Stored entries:
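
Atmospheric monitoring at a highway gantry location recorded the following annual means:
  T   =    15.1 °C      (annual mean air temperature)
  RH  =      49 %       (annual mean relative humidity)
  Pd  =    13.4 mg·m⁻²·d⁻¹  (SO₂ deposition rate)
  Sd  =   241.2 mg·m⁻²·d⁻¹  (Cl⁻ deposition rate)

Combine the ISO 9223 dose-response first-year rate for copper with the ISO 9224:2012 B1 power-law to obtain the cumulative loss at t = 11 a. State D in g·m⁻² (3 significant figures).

D(11) = 30.0 g·m⁻²

copper: temperature factor f = -0.080·(5.1) = -0.4080
  SO₂ term: 0.0053·13.4^0.26·exp(0.059·49-0.4080) = 0.1246
  Sd branch = 0.01025·Sd^0.27·e^(0.036·RH+0.049·T) = 0.5513 μm/a
  sum: 0.1246 + 0.5513 → r_corr = 0.676 μm/a
Long-term exponent b (ISO 9224 Table 2, B1) = 0.667
  D(11) = 0.676 × 11^0.667 = 0.676 × 4.95 = 3.346 μm
  Mass loss = 3.346 μm × 8.96 g/cm³ = 29.98 g·m⁻²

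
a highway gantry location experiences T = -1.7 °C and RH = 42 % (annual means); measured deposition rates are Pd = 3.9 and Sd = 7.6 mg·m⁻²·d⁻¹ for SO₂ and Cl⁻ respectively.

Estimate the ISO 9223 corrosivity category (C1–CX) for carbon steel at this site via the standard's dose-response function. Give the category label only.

C2

carbon steel: T≤10 °C ⇒ hinge +0.150·(-1.7−10) = -1.7550
  Pd branch = 1.77·Pd^0.52·e^(0.02·RH+f) = 1.439 μm/a
  Cl⁻ term: 0.102·7.6^0.62·exp(0.033·42+0.04·-1.7) = 1.34
  sum: 1.439 + 1.34 → r_corr = 2.779 μm/a
2.78 μm/a falls in (1.3, 25] for carbon steel → category C2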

TASK DIRECTIONS: Output the data exactly, from the first line through the line that holds "(Cl⁻ deposition rate)", so that no later line appears.

PROBLEM SOLUTION:
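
Atmospheric monitoring at a highway gantry location recorded the following annual means:
  T   =    15.1 °C      (annual mean air temperature)
  RH  =      49 %       (annual mean relative humidity)
  Pd  =    13.4 mg·m⁻²·d⁻¹  (SO₂ deposition rate)
  Sd  =   241.2 mg·m⁻²·d⁻¹  (Cl⁻ deposition rate)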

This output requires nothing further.